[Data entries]
__________
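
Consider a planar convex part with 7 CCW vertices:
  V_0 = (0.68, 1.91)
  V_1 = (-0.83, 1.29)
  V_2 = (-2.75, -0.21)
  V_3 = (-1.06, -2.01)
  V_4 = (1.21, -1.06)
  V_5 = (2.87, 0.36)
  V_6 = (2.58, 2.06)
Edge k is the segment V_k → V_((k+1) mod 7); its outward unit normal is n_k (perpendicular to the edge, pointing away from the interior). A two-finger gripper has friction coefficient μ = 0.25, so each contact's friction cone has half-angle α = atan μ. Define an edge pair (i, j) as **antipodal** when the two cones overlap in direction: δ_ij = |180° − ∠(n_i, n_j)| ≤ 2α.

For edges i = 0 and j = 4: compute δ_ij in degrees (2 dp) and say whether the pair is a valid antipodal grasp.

α = atan 0.25 = 14.04°;  2α = 28.07°
edge 0: e_0 = (-1.51, -0.62);  n_0 = (-0.3798, +0.9251)
edge 4: e_4 = (+1.66, +1.42);  n_4 = (+0.6500, -0.7599)
∠(n_0, n_4) = 161.78°
δ = |180° − 161.78°| = 18.22°
18.22° ≤ 2α = 28.07°  →  valid

δ = 18.22°, valid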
__________
Each record above is to be given again without any change to its wording.

— Response —
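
Consider a planar convex part with 7 CCW vertices:
  V_0 = (0.68, 1.91)
  V_1 = (-0.83, 1.29)
  V_2 = (-2.75, -0.21)
  V_3 = (-1.06, -2.01)
  V_4 = (1.21, -1.06)
  V_5 = (2.87, 0.36)
  V_6 = (2.58, 2.06)
Edge k is the segment V_k → V_((k+1) mod 7); its outward unit normal is n_k (perpendicular to the edge, pointing away from the interior). A two-finger gripper has friction coefficient μ = 0.25, so each contact's friction cone has half-angle α = atan μ. Define an edge pair (i, j) as **antipodal** when the two cones overlap in direction: δ_ij = |180° − ∠(n_i, n_j)| ≤ 2α.

For edges i = 0 and j = 4: compute δ_ij in degrees (2 dp) and say whether the pair is a valid antipodal grasp.

α = atan 0.25 = 14.04°;  2α = 28.07°
edge 0: e_0 = (-1.51, -0.62);  n_0 = (-0.3798, +0.9251)
edge 4: e_4 = (+1.66, +1.42);  n_4 = (+0.6500, -0.7599)
∠(n_0, n_4) = 161.78°
δ = |180° − 161.78°| = 18.22°
18.22° ≤ 2α = 28.07°  →  valid

δ = 18.22°, valid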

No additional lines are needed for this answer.